● What is expected
Locate the line that contains "Under ideal conditions, an" in the entries below. Retype it and all following lines through the final one, character for character.

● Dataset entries

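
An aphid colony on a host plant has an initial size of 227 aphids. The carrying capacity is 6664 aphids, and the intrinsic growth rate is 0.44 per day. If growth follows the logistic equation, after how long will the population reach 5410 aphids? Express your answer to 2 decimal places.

A = (K − N₀)/N₀ = (6664 − 227)/227 = 28.357.
Solve 6664/(1 + 28.357·e^(−0.44t)) = 5410: 1 + 28.357·e^(−0.44t) = 1.2318, so e^(−0.44t) = 0.00817415.
−0.44·t = ln(0.00817415) = -4.8068, so t = 4.8068/0.44 = 10.924.

10.92 days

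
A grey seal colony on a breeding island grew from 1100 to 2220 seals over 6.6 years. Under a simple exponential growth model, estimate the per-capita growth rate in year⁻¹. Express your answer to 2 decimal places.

0.11 per year

From N(t) = N₀·e^(rt): e^(r·6.6) = 2220/1100 = 2.0182.
r·6.6 = ln(2.0182) = 0.7022, so r = 0.7022/6.6 = 0.10639.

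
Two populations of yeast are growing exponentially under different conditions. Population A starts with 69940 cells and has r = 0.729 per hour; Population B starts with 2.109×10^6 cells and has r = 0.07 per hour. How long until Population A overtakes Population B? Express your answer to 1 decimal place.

Set 69940·e^(0.729t) = 2.109×10^6·e^(0.07t).
e^((0.729 − 0.07)t) = 2.109×10^6/69940 → e^(0.659·t) = 30.154.
0.659·t = ln(30.154) = 3.4063, so t = 3.4063/0.659 = 5.1689.

5.2 hours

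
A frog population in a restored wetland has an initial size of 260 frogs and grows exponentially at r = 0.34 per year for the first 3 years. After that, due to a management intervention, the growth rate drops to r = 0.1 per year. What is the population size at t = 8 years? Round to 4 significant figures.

Phase 1: N(3) = 260·e^(0.34×3) = 260·e^1.02 = 721.031.
Phase 2 runs for 8 − 3 = 5 years at r = 0.1.
N(8) = 721.031·e^(0.1×5) = 721.031·e^0.5 = 1188.78.

1189 frogs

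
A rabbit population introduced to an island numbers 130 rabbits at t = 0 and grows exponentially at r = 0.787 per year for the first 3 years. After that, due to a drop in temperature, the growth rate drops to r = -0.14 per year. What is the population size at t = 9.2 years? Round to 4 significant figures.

578.6 rabbits

Phase 1: N(3) = 130·e^(0.787×3) = 130·e^2.361 = 1378.2.
Phase 2 runs for 9.2 − 3 = 6.2 years at r = -0.14.
N(9.2) = 1378.2·e^(-0.14×6.2) = 1378.2·e^-0.868 = 578.555.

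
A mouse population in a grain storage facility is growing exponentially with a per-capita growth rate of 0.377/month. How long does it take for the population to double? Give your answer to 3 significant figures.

Doubling time t_d = ln(2)/r = 0.6931/0.377 = 1.8386.

1.84 months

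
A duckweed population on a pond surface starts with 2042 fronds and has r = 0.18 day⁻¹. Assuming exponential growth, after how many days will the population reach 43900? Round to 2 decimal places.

17.04 days

Set N₀·e^(rt) = 43900: e^(0.18·t) = 43900/2042 = 21.499.
0.18·t = ln(21.499) = 3.068, so t = 3.068/0.18 = 17.044.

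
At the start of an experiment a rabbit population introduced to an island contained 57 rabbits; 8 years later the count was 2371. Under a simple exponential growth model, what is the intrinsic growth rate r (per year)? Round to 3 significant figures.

From N(t) = N₀·e^(rt): e^(r·8) = 2371/57 = 41.596.
r·8 = ln(41.596) = 3.728, so r = 3.728/8 = 0.466.

0.466 per year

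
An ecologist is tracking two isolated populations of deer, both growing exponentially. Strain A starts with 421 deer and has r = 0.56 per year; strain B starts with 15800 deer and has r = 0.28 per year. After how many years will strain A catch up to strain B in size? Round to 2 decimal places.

Set 421·e^(0.56t) = 15800·e^(0.28t).
e^((0.56 − 0.28)t) = 15800/421 → e^(0.28·t) = 37.53.
0.28·t = ln(37.53) = 3.6251, so t = 3.6251/0.28 = 12.947.

12.95 years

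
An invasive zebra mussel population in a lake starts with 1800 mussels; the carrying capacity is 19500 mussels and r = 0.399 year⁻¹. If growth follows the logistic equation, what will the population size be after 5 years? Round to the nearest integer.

A = (K − N₀)/N₀ = (19500 − 1800)/1800 = 9.8333.
N(t) = K/(1 + A·e^(−rt)) = 19500/(1 + 9.8333×e^(−0.399×5)).
e^(−1.995) = 0.13601; denominator = 1 + 9.8333×0.13601 = 2.3375.
N = 19500/2.3375 = 8342.36.

8342 mussels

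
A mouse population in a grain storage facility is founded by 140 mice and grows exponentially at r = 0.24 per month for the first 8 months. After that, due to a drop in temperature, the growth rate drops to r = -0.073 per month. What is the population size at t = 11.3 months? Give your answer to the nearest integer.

Phase 1: N(8) = 140·e^(0.24×8) = 140·e^1.92 = 954.934.
Phase 2 runs for 11.3 − 8 = 3.3 months at r = -0.073.
N(11.3) = 954.934·e^(-0.073×3.3) = 954.934·e^-0.2409 = 750.502.

751 mice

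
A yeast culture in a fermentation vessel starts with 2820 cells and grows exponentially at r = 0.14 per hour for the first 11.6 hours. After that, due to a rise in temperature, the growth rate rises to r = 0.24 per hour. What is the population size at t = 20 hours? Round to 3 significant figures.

107000 cells

Phase 1: N(11.6) = 2820·e^(0.14×11.6) = 2820·e^1.624 = 14306.8.
Phase 2 runs for 20 − 11.6 = 8.4 hours at r = 0.24.
N(20) = 14306.8·e^(0.24×8.4) = 14306.8·e^2.016 = 107419.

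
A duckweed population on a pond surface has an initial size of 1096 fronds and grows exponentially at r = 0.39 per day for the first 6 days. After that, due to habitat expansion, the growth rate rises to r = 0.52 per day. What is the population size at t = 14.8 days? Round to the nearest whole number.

Phase 1: N(6) = 1096·e^(0.39×6) = 1096·e^2.34 = 11377.8.
Phase 2 runs for 14.8 − 6 = 8.8 days at r = 0.52.
N(14.8) = 11377.8·e^(0.52×8.8) = 11377.8·e^4.576 = 1.105074×10^6.

1105074 fronds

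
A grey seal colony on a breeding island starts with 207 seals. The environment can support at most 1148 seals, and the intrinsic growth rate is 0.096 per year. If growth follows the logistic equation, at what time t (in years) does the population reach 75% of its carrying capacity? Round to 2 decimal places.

A = (K − N₀)/N₀ = (1148 − 207)/207 = 4.5459.
Solve 1148/(1 + 4.5459·e^(−0.096t)) = 861: 1 + 4.5459·e^(−0.096t) = 1.3333, so e^(−0.096t) = 0.0733262.
−0.096·t = ln(0.0733262) = -2.6128, so t = 2.6128/0.096 = 27.217.

27.22 years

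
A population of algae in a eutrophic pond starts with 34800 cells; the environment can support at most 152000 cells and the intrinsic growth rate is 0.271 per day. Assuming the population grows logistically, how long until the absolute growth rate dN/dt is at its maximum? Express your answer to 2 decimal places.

4.48 days

Logistic growth is fastest at N = K/2 = 76000.
A = (K − N₀)/N₀ = 3.3678. Set K/(1 + A·e^(−rt)) = K/2 → A·e^(−rt) = 1.
e^(−0.271t) = 1/3.3678 = 0.296928, so t = ln(3.3678)/0.271 = 1.2143/0.271 = 4.4807.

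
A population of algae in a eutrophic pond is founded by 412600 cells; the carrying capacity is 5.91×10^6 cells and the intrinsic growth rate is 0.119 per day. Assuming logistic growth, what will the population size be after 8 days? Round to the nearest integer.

A = (K − N₀)/N₀ = (5.91×10^6 − 412600)/412600 = 13.324.
N(t) = K/(1 + A·e^(−rt)) = 5.91×10^6/(1 + 13.324×e^(−0.119×8)).
e^(−0.952) = 0.38597; denominator = 1 + 13.324×0.38597 = 6.1426.
N = 5.91×10^6/6.1426 = 962139.

962139 cells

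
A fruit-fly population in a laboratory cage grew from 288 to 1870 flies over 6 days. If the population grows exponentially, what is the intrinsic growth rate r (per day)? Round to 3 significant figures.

0.312 per day

From N(t) = N₀·e^(rt): e^(r·6) = 1870/288 = 6.4931.
r·6 = ln(6.4931) = 1.8707, so r = 1.8707/6 = 0.31179.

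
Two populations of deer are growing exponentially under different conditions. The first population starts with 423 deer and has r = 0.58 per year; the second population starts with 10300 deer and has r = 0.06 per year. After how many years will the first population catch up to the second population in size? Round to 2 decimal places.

6.14 years

Set 423·e^(0.58t) = 10300·e^(0.06t).
e^((0.58 − 0.06)t) = 10300/423 → e^(0.52·t) = 24.35.
0.52·t = ln(24.35) = 3.1925, so t = 3.1925/0.52 = 6.1395.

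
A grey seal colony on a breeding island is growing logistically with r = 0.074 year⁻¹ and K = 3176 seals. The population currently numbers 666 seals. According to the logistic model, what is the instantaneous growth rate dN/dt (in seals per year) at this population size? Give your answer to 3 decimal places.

38.949 seals per year

dN/dt = rN(1 − N/K) = 0.074 × 666 × (1 − 666/3176).
1 − 666/3176 = 0.7903; dN/dt = 0.074 × 666 × 0.7903 = 38.949.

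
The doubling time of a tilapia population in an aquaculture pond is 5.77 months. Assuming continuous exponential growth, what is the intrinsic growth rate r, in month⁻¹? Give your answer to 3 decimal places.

0.120 per month

r = ln(2)/t_d = 0.6931/5.77 = 0.12013.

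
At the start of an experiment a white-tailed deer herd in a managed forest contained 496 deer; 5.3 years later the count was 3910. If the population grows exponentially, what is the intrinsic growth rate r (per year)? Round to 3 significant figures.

From N(t) = N₀·e^(rt): e^(r·5.3) = 3910/496 = 7.8831.
r·5.3 = ln(7.8831) = 2.0647, so r = 2.0647/5.3 = 0.38957.

0.390 per year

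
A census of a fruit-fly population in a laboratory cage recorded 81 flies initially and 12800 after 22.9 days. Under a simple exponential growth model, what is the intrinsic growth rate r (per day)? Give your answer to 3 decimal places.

From N(t) = N₀·e^(rt): e^(r·22.9) = 12800/81 = 158.02.
r·22.9 = ln(158.02) = 5.0628, so r = 5.0628/22.9 = 0.22108.

0.221 per day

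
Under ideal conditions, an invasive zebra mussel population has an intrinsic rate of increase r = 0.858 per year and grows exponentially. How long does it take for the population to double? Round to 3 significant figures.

Doubling time t_d = ln(2)/r = 0.6931/0.858 = 0.80786.

0.808 years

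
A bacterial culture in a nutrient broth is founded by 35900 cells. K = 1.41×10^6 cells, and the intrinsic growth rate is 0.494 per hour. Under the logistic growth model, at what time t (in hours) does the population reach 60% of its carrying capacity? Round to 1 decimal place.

8.2 hours

A = (K − N₀)/N₀ = (1.41×10^6 − 35900)/35900 = 38.276.
Solve 1.41×10^6/(1 + 38.276·e^(−0.494t)) = 846000: 1 + 38.276·e^(−0.494t) = 1.6667, so e^(−0.494t) = 0.0174175.
−0.494·t = ln(0.0174175) = -4.0503, so t = 4.0503/0.494 = 8.199.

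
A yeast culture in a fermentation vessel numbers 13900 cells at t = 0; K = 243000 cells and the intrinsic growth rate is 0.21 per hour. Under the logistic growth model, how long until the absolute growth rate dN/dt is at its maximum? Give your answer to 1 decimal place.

Logistic growth is fastest at N = K/2 = 121500.
A = (K − N₀)/N₀ = 16.482. Set K/(1 + A·e^(−rt)) = K/2 → A·e^(−rt) = 1.
e^(−0.21t) = 1/16.482 = 0.0606722, so t = ln(16.482)/0.21 = 2.8023/0.21 = 13.344.

13.3 hours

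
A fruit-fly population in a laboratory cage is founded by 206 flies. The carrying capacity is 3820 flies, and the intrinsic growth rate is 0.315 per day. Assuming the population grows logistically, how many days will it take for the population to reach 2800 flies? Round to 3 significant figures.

A = (K − N₀)/N₀ = (3820 − 206)/206 = 17.544.
Solve 3820/(1 + 17.544·e^(−0.315t)) = 2800: 1 + 17.544·e^(−0.315t) = 1.3643, so e^(−0.315t) = 0.0207645.
−0.315·t = ln(0.0207645) = -3.8745, so t = 3.8745/0.315 = 12.3.

12.3 days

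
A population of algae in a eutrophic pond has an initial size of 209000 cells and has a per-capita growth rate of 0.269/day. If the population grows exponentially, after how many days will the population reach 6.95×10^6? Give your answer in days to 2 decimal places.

Set N₀·e^(rt) = 6.95×10^6: e^(0.269·t) = 6.95×10^6/209000 = 33.254.
0.269·t = ln(33.254) = 3.5042, so t = 3.5042/0.269 = 13.027.

13.03 days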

● Reply
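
Under ideal conditions, an invasive zebra mussel population has an intrinsic rate of increase r = 0.858 per year and grows exponentially. How long does it take for the population to double? Round to 3 significant figures.

Doubling time t_d = ln(2)/r = 0.6931/0.858 = 0.80786.

0.808 years

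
A bacterial culture in a nutrient broth is founded by 35900 cells. K = 1.41×10^6 cells, and the intrinsic growth rate is 0.494 per hour. Under the logistic growth model, at what time t (in hours) does the population reach 60% of its carrying capacity? Round to 1 decimal place.

8.2 hours

A = (K − N₀)/N₀ = (1.41×10^6 − 35900)/35900 = 38.276.
Solve 1.41×10^6/(1 + 38.276·e^(−0.494t)) = 846000: 1 + 38.276·e^(−0.494t) = 1.6667, so e^(−0.494t) = 0.0174175.
−0.494·t = ln(0.0174175) = -4.0503, so t = 4.0503/0.494 = 8.199.

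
A yeast culture in a fermentation vessel numbers 13900 cells at t = 0; K = 243000 cells and the intrinsic growth rate is 0.21 per hour. Under the logistic growth model, how long until the absolute growth rate dN/dt is at its maximum? Give your answer to 1 decimal place.

Logistic growth is fastest at N = K/2 = 121500.
A = (K − N₀)/N₀ = 16.482. Set K/(1 + A·e^(−rt)) = K/2 → A·e^(−rt) = 1.
e^(−0.21t) = 1/16.482 = 0.0606722, so t = ln(16.482)/0.21 = 2.8023/0.21 = 13.344.

13.3 hours

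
A fruit-fly population in a laboratory cage is founded by 206 flies. The carrying capacity is 3820 flies, and the intrinsic growth rate is 0.315 per day. Assuming the population grows logistically, how many days will it take for the population to reach 2800 flies? Round to 3 significant figures.

A = (K − N₀)/N₀ = (3820 − 206)/206 = 17.544.
Solve 3820/(1 + 17.544·e^(−0.315t)) = 2800: 1 + 17.544·e^(−0.315t) = 1.3643, so e^(−0.315t) = 0.0207645.
−0.315·t = ln(0.0207645) = -3.8745, so t = 3.8745/0.315 = 12.3.

12.3 days

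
A population of algae in a eutrophic pond has an initial size of 209000 cells and has a per-capita growth rate of 0.269/day. If the population grows exponentially, after how many days will the population reach 6.95×10^6? Give your answer in days to 2 decimal places.

Set N₀·e^(rt) = 6.95×10^6: e^(0.269·t) = 6.95×10^6/209000 = 33.254.
0.269·t = ln(33.254) = 3.5042, so t = 3.5042/0.269 = 13.027.

13.03 days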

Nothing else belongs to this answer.